#### The problem
Extract each line from the entries below that has the string "Assume" in it.

#### Data under study
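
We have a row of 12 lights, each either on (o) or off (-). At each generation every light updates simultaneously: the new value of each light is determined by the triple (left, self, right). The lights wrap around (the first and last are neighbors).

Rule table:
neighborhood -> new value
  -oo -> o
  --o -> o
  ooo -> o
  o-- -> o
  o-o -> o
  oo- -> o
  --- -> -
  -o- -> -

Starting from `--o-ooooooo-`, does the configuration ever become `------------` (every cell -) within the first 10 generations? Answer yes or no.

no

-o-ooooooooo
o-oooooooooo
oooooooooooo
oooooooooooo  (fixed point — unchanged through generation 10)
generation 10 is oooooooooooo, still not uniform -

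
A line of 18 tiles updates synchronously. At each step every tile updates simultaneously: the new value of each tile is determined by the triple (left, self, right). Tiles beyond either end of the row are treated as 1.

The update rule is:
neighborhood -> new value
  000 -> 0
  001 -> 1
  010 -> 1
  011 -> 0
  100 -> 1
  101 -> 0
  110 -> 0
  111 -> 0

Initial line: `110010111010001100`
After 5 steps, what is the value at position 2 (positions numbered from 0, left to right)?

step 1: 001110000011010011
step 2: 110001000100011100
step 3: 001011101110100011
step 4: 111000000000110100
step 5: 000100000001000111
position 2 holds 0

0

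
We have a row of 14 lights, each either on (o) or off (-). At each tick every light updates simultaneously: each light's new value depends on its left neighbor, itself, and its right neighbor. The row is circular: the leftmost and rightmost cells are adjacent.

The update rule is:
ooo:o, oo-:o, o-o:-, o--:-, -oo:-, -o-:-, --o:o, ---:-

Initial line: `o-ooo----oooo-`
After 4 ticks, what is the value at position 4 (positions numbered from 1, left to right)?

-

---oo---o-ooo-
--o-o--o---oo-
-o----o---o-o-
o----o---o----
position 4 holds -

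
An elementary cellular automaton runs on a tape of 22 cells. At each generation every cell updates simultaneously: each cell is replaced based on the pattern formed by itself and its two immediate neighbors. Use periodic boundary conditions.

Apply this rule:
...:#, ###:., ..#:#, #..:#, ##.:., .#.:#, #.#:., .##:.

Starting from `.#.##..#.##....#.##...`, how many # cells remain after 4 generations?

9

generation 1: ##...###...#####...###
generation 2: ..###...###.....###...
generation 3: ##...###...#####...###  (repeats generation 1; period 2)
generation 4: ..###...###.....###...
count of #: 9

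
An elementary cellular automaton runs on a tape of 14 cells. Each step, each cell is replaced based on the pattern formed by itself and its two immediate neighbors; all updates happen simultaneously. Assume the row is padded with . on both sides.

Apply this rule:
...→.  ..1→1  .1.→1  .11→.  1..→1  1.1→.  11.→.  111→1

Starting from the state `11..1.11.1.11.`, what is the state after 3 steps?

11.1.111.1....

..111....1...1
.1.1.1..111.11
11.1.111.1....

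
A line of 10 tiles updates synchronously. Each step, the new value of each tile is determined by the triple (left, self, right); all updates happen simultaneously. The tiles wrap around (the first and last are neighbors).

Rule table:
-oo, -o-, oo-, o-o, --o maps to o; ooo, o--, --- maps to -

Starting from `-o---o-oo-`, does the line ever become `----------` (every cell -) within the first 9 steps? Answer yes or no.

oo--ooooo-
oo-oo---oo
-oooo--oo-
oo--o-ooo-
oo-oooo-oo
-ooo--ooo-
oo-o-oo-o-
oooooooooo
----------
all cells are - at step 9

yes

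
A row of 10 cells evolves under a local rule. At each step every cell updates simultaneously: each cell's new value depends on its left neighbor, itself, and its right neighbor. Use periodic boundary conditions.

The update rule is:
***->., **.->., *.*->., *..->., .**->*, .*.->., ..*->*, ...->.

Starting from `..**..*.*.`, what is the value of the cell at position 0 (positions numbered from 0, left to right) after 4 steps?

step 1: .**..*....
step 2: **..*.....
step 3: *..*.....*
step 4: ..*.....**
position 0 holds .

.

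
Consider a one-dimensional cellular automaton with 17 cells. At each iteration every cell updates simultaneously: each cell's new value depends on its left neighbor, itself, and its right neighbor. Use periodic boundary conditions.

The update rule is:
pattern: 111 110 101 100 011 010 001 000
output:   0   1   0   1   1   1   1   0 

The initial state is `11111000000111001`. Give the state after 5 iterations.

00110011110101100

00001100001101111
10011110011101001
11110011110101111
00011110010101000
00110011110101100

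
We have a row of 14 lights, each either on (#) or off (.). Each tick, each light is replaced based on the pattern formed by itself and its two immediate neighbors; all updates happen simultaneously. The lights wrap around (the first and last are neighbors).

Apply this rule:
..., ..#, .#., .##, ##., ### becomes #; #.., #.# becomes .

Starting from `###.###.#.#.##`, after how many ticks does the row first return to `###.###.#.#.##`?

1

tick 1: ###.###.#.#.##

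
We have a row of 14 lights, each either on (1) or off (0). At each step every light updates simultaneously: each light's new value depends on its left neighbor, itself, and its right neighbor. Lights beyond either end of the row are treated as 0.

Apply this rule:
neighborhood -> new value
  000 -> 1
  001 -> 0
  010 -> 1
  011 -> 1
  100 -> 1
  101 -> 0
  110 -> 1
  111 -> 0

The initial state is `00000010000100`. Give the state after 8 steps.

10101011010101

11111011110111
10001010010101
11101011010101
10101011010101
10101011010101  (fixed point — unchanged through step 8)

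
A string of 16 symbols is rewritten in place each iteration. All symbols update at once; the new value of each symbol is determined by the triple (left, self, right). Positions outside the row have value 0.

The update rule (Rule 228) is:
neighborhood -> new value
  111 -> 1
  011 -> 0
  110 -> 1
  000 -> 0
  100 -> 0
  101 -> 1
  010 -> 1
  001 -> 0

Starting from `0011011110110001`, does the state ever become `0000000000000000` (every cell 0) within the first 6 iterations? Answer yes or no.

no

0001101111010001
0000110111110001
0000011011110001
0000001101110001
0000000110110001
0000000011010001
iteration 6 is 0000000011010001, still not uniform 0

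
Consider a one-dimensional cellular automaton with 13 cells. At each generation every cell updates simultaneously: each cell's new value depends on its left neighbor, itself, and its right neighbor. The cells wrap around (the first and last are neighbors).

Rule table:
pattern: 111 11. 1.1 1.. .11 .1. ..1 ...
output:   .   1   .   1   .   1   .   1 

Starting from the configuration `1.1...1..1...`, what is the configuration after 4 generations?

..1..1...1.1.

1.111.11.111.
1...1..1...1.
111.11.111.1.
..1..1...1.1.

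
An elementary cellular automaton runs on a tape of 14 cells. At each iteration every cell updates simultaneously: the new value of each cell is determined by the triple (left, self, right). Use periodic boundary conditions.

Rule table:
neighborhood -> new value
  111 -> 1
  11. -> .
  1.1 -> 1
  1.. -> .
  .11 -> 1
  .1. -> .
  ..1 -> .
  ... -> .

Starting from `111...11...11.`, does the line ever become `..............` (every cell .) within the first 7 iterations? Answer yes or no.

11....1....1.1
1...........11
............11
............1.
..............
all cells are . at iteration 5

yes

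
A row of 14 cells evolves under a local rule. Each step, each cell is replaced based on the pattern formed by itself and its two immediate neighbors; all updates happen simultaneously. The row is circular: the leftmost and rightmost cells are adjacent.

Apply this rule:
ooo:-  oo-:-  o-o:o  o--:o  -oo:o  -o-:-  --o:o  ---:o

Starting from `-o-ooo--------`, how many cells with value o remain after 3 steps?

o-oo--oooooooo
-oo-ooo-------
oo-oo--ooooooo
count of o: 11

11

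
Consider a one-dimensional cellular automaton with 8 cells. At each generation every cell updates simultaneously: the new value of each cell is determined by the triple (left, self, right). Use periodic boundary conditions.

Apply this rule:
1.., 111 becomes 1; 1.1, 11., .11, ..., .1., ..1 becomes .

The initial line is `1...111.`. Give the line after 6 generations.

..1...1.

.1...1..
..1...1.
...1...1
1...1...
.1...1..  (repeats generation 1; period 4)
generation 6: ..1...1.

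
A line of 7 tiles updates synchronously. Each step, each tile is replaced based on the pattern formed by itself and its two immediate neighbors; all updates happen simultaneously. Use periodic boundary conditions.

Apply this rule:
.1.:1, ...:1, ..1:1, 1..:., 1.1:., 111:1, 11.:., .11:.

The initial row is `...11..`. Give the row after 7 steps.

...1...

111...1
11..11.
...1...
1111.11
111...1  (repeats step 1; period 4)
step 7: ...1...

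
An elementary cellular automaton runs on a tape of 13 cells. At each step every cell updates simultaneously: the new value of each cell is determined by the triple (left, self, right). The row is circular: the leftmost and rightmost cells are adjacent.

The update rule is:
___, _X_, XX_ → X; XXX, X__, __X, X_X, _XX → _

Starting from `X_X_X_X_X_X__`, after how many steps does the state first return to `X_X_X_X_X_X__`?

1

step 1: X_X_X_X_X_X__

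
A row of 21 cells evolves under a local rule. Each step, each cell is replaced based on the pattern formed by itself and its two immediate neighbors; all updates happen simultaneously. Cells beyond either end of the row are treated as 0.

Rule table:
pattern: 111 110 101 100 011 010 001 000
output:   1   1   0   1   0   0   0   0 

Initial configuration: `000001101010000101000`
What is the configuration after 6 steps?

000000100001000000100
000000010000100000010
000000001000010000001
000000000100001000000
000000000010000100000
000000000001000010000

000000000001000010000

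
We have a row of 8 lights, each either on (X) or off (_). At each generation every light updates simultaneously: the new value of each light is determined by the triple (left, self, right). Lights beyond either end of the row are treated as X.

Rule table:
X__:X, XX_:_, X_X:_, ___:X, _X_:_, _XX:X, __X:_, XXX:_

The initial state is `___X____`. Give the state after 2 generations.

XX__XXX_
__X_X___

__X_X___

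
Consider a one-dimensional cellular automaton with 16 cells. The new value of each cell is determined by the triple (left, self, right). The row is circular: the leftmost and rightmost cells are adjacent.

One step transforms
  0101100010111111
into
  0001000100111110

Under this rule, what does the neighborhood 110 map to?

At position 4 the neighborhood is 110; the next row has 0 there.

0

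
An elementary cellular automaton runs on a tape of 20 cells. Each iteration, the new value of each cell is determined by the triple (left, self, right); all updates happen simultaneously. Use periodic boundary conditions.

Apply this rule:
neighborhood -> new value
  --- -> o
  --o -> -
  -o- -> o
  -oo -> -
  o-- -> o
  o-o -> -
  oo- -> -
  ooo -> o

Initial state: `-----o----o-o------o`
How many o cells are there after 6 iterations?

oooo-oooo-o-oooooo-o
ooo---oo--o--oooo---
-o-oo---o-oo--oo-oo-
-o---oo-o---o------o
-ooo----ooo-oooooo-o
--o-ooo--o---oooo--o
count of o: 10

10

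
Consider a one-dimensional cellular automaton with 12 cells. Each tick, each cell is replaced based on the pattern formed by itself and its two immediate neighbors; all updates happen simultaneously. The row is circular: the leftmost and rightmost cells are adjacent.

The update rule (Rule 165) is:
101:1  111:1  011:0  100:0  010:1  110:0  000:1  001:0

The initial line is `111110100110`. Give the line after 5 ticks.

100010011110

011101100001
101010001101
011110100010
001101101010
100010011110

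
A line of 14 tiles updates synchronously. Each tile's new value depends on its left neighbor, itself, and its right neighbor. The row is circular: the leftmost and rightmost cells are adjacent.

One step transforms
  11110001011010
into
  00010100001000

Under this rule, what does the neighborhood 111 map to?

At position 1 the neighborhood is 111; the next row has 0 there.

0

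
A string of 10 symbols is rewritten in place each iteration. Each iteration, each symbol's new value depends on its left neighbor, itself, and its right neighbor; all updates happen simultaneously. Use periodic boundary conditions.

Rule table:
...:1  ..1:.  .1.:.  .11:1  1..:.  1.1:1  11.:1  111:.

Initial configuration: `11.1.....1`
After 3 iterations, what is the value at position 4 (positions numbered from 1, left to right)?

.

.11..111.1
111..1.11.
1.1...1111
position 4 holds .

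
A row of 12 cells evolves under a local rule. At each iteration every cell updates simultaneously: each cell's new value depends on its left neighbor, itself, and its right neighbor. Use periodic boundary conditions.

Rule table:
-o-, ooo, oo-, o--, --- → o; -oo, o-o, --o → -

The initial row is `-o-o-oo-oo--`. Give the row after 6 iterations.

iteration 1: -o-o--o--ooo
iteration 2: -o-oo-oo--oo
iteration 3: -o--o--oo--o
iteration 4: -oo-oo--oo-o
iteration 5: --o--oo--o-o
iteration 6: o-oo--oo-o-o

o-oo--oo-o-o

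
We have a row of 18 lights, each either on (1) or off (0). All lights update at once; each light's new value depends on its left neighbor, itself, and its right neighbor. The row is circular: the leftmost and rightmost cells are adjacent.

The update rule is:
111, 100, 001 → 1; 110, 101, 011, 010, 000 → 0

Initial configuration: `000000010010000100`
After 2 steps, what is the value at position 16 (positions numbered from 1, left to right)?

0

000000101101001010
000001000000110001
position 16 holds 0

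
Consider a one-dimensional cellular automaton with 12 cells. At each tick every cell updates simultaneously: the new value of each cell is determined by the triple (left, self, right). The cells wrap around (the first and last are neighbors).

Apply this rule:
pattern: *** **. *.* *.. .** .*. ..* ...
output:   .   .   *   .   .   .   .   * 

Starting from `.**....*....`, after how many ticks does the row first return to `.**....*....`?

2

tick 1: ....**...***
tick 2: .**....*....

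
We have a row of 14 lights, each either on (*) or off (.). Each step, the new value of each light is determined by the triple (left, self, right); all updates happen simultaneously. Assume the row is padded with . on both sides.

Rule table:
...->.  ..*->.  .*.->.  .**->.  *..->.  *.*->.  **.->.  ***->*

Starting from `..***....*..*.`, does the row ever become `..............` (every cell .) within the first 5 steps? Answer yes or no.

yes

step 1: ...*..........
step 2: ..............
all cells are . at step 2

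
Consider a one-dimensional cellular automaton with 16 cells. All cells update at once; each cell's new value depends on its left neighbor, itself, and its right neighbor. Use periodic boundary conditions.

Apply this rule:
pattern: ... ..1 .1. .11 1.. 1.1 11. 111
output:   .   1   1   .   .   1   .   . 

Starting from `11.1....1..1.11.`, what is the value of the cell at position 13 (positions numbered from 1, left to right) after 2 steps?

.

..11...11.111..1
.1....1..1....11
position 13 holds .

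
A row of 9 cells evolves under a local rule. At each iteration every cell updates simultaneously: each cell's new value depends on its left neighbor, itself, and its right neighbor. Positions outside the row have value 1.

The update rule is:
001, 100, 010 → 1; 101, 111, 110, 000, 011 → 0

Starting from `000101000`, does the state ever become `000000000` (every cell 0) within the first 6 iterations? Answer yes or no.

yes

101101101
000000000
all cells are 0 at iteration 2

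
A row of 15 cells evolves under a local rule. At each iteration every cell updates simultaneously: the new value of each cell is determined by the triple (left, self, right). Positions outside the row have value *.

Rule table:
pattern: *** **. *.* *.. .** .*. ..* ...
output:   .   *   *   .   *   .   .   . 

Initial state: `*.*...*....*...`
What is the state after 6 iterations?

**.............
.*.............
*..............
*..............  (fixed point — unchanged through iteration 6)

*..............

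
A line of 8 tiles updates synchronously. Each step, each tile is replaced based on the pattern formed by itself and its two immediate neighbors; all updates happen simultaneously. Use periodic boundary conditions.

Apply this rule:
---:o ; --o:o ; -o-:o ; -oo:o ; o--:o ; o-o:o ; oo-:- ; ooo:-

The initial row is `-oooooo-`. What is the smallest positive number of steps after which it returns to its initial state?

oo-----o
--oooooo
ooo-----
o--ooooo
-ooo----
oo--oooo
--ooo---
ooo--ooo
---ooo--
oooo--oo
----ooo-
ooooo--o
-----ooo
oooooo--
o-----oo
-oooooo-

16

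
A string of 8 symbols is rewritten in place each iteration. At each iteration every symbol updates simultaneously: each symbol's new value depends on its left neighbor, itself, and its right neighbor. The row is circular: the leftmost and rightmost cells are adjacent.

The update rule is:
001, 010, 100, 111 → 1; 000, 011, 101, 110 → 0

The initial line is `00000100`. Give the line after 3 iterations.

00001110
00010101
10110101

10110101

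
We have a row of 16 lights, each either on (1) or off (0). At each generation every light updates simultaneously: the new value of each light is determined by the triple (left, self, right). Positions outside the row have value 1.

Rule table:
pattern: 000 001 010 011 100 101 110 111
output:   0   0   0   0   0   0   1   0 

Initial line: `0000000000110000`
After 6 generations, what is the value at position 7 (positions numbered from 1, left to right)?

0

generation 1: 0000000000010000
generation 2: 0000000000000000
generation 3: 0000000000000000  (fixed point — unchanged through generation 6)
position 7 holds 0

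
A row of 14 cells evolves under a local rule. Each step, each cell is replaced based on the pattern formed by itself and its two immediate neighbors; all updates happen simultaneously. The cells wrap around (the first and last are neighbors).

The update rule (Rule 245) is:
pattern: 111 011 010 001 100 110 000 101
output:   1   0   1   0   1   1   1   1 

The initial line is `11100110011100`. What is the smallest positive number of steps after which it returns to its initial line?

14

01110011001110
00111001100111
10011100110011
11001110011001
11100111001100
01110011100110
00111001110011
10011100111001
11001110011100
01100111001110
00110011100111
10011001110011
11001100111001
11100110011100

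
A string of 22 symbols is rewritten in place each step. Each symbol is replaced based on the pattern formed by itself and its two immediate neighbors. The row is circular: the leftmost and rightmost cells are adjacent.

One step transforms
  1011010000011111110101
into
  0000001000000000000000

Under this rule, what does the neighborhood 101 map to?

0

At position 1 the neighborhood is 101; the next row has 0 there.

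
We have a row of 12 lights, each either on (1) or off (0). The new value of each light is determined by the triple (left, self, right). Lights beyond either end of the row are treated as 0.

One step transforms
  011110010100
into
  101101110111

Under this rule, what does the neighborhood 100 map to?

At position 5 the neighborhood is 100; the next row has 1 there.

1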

#### Answer box
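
An elementary cellular automaton runs on a tape of 14 cells. Each step, each cell is replaced based on the pattern formed by itself and its two immediate neighbors; all updates happen simultaneously. Assume the row is padded with . on both sides.
We have a row of 14 lights, each either on (*) or off (.). Each step, the new value of each light is determined by the triple (left, self, right); all updates happen simultaneously. Assume the row is padded with . on both sides.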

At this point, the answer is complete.